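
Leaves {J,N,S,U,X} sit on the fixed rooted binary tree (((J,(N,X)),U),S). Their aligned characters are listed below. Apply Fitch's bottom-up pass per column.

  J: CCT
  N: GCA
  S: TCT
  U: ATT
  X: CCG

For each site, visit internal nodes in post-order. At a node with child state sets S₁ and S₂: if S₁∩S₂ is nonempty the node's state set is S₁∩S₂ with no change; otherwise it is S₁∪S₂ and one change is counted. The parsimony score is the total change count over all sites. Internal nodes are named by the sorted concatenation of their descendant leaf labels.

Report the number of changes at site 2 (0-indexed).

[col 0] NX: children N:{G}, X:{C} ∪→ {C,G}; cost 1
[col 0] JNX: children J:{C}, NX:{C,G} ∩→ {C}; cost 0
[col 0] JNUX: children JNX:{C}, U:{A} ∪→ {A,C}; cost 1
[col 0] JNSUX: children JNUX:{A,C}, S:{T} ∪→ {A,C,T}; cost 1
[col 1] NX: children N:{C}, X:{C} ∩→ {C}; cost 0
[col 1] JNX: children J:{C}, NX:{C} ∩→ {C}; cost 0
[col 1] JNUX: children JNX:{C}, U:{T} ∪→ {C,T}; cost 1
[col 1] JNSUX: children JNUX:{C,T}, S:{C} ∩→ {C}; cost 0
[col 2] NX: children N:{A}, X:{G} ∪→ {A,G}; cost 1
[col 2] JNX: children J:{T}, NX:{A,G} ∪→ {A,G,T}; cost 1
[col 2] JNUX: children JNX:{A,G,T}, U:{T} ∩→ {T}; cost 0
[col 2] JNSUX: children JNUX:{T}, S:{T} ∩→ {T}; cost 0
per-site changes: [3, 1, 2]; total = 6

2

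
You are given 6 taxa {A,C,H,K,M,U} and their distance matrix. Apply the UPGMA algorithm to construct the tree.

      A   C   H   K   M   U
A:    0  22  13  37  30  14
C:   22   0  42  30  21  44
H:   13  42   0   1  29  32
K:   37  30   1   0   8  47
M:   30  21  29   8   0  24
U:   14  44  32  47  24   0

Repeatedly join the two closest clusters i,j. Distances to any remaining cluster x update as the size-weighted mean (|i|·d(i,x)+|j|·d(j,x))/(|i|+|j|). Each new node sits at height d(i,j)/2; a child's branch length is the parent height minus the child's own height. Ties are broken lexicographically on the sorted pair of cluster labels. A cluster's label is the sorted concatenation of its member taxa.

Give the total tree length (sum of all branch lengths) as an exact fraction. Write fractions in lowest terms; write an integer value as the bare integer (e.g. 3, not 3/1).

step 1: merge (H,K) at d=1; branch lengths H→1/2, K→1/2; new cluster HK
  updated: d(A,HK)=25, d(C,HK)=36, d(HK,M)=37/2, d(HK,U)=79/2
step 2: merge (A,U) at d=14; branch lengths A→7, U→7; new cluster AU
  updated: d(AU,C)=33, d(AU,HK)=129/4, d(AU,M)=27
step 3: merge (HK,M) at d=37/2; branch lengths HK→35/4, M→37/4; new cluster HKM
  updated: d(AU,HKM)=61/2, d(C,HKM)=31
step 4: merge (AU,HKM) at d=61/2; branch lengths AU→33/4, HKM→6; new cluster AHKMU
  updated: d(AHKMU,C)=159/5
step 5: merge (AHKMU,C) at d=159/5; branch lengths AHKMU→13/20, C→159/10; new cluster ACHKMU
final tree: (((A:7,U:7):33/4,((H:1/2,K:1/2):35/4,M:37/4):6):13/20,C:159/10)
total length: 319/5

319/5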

- [Directions for this task]
The expected answer is a copy of each line above containing "Apply".

- [Result for this exercise]
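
Leaves {J,N,S,U,X} sit on the fixed rooted binary tree (((J,(N,X)),U),S). Their aligned characters are listed below. Apply Fitch's bottom-up pass per column.
You are given 6 taxa {A,C,H,K,M,U} and their distance matrix. Apply the UPGMA algorithm to construct the tree.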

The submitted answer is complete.